§ EXERCISE GOAL
The whole of the data, every line, should come back exactly the same.

§ RECORDS FOR THIS EXERCISE
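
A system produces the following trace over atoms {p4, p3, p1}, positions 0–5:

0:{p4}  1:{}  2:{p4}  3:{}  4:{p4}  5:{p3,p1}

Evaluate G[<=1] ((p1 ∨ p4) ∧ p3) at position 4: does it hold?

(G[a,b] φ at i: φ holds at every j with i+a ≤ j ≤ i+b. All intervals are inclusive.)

Check ((p1 ∨ p4) ∧ p3) at every j in [4,5]:
  j=4: false
  j=5: true
Fails at j=4 → formula fails.

No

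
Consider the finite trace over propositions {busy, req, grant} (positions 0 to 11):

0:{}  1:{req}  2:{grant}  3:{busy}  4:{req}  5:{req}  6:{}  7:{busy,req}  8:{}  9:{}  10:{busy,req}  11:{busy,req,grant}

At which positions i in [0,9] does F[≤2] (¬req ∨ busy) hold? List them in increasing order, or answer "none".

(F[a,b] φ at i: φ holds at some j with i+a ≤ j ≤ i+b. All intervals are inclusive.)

Evaluate at each i in [0,9]:
  i=0: ✓ (witness j=0)
  i=1: ✓ (witness j=2)
  i=2: ✓ (witness j=2)
  i=3: ✓ (witness j=3)
  i=4: ✓ (witness j=6)
  i=5: ✓ (witness j=6)
  i=6: ✓ (witness j=6)
  i=7: ✓ (witness j=7)
  i=8: ✓ (witness j=8)
  i=9: ✓ (witness j=9)

0, 1, 2, 3, 4, 5, 6, 7, 8, 9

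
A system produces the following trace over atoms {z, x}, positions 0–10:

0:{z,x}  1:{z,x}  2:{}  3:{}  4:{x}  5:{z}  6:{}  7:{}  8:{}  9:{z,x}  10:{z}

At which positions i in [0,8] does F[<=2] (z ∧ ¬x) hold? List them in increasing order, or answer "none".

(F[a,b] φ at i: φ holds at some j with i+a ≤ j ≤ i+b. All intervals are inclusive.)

3, 4, 5, 8

Evaluate at each i in [0,8]:
  i=0: ✗ (none in [0,2])
  i=1: ✗ (none in [1,3])
  i=2: ✗ (none in [2,4])
  i=3: ✓ (witness j=5)
  i=4: ✓ (witness j=5)
  i=5: ✓ (witness j=5)
  i=6: ✗ (none in [6,8])
  i=7: ✗ (none in [7,9])
  i=8: ✓ (witness j=10)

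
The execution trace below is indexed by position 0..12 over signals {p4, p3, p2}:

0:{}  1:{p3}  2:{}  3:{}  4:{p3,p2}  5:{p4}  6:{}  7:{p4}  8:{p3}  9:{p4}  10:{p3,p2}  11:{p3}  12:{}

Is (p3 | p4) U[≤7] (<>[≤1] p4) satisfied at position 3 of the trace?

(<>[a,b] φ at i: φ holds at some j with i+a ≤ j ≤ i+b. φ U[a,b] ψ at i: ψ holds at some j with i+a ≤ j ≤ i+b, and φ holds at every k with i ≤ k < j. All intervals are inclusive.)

No

Need some j in [3,10] with <>[≤1] p4, and (p3 | p4) at every k in [3,j-1].
  j=3: <>[≤1] p4 — fails (none in [3,4]).
  j=4: <>[≤1] p4 holds, but (p3 | p4) fails at k=3 → not this j.
  j=5: <>[≤1] p4 holds, but (p3 | p4) fails at k=3 → not this j.
  j=6: <>[≤1] p4 holds, but (p3 | p4) fails at k=3 → not this j.
  j=7: <>[≤1] p4 holds, but (p3 | p4) fails at k=3 → not this j.
  j=8: <>[≤1] p4 holds, but (p3 | p4) fails at k=3 → not this j.
  j=9: <>[≤1] p4 holds, but (p3 | p4) fails at k=3 → not this j.
  j=10: <>[≤1] p4 — fails (none in [10,11]).
No j in the window works → until fails.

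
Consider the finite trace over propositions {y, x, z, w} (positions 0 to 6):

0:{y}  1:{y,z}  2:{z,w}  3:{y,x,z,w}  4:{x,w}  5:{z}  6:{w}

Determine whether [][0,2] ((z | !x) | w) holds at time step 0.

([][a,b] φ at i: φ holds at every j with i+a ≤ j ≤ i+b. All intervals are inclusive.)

Check ((z | !x) | w) at every j in [0,2]:
  j=0: true
  j=1: true
  j=2: true
All positions satisfy it → formula holds.

True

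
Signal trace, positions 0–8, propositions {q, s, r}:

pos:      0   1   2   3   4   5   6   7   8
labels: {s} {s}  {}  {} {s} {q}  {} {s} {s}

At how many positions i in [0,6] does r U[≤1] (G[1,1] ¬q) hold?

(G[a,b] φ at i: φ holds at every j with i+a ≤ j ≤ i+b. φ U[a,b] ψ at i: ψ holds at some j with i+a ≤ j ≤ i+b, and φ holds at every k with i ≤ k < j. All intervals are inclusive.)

Evaluate at each i in [0,6]:
  i=0: ✓ (rhs at j=0)
  i=1: ✓ (rhs at j=1)
  i=2: ✓ (rhs at j=2)
  i=3: ✓ (rhs at j=3)
  i=4: ✗ (lhs fails at k=4 before rhs at j=5)
  i=5: ✓ (rhs at j=5)
  i=6: ✓ (rhs at j=6)
Positions where it holds: {0, 1, 2, 3, 5, 6} → 6.

6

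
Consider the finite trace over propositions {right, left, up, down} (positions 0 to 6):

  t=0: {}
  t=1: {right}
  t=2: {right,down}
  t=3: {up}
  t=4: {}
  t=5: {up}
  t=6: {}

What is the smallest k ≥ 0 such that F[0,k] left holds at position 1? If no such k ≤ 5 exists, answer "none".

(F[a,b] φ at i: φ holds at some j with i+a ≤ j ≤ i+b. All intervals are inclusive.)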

§ RESPONSE FOR THIS EXERCISE
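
A system produces the following trace over atoms {p4, p3, p1}, positions 0–5:

0:{p4}  1:{}  2:{p4}  3:{}  4:{p4}  5:{p3,p1}

Evaluate G[<=1] ((p1 ∨ p4) ∧ p3) at position 4: does it hold?

(G[a,b] φ at i: φ holds at every j with i+a ≤ j ≤ i+b. All intervals are inclusive.)

Check ((p1 ∨ p4) ∧ p3) at every j in [4,5]:
  j=4: false
  j=5: true
Fails at j=4 → formula fails.

No

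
Consider the finite trace over propositions {busy, req, grant} (positions 0 to 11):

0:{}  1:{req}  2:{grant}  3:{busy}  4:{req}  5:{req}  6:{}  7:{busy,req}  8:{}  9:{}  10:{busy,req}  11:{busy,req,grant}

At which positions i in [0,9] does F[≤2] (¬req ∨ busy) hold? List them in increasing order, or answer "none".

(F[a,b] φ at i: φ holds at some j with i+a ≤ j ≤ i+b. All intervals are inclusive.)

Evaluate at each i in [0,9]:
  i=0: ✓ (witness j=0)
  i=1: ✓ (witness j=2)
  i=2: ✓ (witness j=2)
  i=3: ✓ (witness j=3)
  i=4: ✓ (witness j=6)
  i=5: ✓ (witness j=6)
  i=6: ✓ (witness j=6)
  i=7: ✓ (witness j=7)
  i=8: ✓ (witness j=8)
  i=9: ✓ (witness j=9)

0, 1, 2, 3, 4, 5, 6, 7, 8, 9

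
A system produces the following trace over atoms {z, x}, positions 0–10:

0:{z,x}  1:{z,x}  2:{}  3:{}  4:{x}  5:{z}  6:{}  7:{}  8:{}  9:{z,x}  10:{z}

At which positions i in [0,8] does F[<=2] (z ∧ ¬x) hold? List them in increasing order, or answer "none".

(F[a,b] φ at i: φ holds at some j with i+a ≤ j ≤ i+b. All intervals are inclusive.)

3, 4, 5, 8

Evaluate at each i in [0,8]:
  i=0: ✗ (none in [0,2])
  i=1: ✗ (none in [1,3])
  i=2: ✗ (none in [2,4])
  i=3: ✓ (witness j=5)
  i=4: ✓ (witness j=5)
  i=5: ✓ (witness j=5)
  i=6: ✗ (none in [6,8])
  i=7: ✗ (none in [7,9])
  i=8: ✓ (witness j=10)

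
The execution trace below is indexed by position 0..12 over signals {p4, p3, p2}:

0:{}  1:{p3}  2:{}  3:{}  4:{p3,p2}  5:{p4}  6:{}  7:{p4}  8:{p3}  9:{p4}  10:{p3,p2}  11:{p3}  12:{}

Is (p3 | p4) U[≤7] (<>[≤1] p4) satisfied at position 3 of the trace?

(<>[a,b] φ at i: φ holds at some j with i+a ≤ j ≤ i+b. φ U[a,b] ψ at i: ψ holds at some j with i+a ≤ j ≤ i+b, and φ holds at every k with i ≤ k < j. All intervals are inclusive.)

No

Need some j in [3,10] with <>[≤1] p4, and (p3 | p4) at every k in [3,j-1].
  j=3: <>[≤1] p4 — fails (none in [3,4]).
  j=4: <>[≤1] p4 holds, but (p3 | p4) fails at k=3 → not this j.
  j=5: <>[≤1] p4 holds, but (p3 | p4) fails at k=3 → not this j.
  j=6: <>[≤1] p4 holds, but (p3 | p4) fails at k=3 → not this j.
  j=7: <>[≤1] p4 holds, but (p3 | p4) fails at k=3 → not this j.
  j=8: <>[≤1] p4 holds, but (p3 | p4) fails at k=3 → not this j.
  j=9: <>[≤1] p4 holds, but (p3 | p4) fails at k=3 → not this j.
  j=10: <>[≤1] p4 — fails (none in [10,11]).
No j in the window works → until fails.

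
Consider the finite trace over propositions {y, x, z, w} (positions 0 to 6):

0:{y}  1:{y,z}  2:{z,w}  3:{y,x,z,w}  4:{x,w}  5:{z}  6:{w}

Determine whether [][0,2] ((z | !x) | w) holds at time step 0.

([][a,b] φ at i: φ holds at every j with i+a ≤ j ≤ i+b. All intervals are inclusive.)

Check ((z | !x) | w) at every j in [0,2]:
  j=0: true
  j=1: true
  j=2: true
All positions satisfy it → formula holds.

True

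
Signal trace, positions 0–8, propositions {q, s, r}:

pos:      0   1   2   3   4   5   6   7   8
labels: {s} {s}  {}  {} {s} {q}  {} {s} {s}

At how many positions i in [0,6] does r U[≤1] (G[1,1] ¬q) hold?

(G[a,b] φ at i: φ holds at every j with i+a ≤ j ≤ i+b. φ U[a,b] ψ at i: ψ holds at some j with i+a ≤ j ≤ i+b, and φ holds at every k with i ≤ k < j. All intervals are inclusive.)

Evaluate at each i in [0,6]:
  i=0: ✓ (rhs at j=0)
  i=1: ✓ (rhs at j=1)
  i=2: ✓ (rhs at j=2)
  i=3: ✓ (rhs at j=3)
  i=4: ✗ (lhs fails at k=4 before rhs at j=5)
  i=5: ✓ (rhs at j=5)
  i=6: ✓ (rhs at j=6)
Positions where it holds: {0, 1, 2, 3, 5, 6} → 6.

6

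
Consider the finite trace over propositions {right, left, up, down} (positions 0 to 6):

  t=0: {}
  t=1: {right}
  t=2: {right,down}
  t=3: {up}
  t=4: {}
  t=5: {up}
  t=6: {}

What is the smallest k ≥ 0 such that F[0,k] left holds at position 1? If no such k ≤ 5 exists, answer "none".

(F[a,b] φ at i: φ holds at some j with i+a ≤ j ≤ i+b. All intervals are inclusive.)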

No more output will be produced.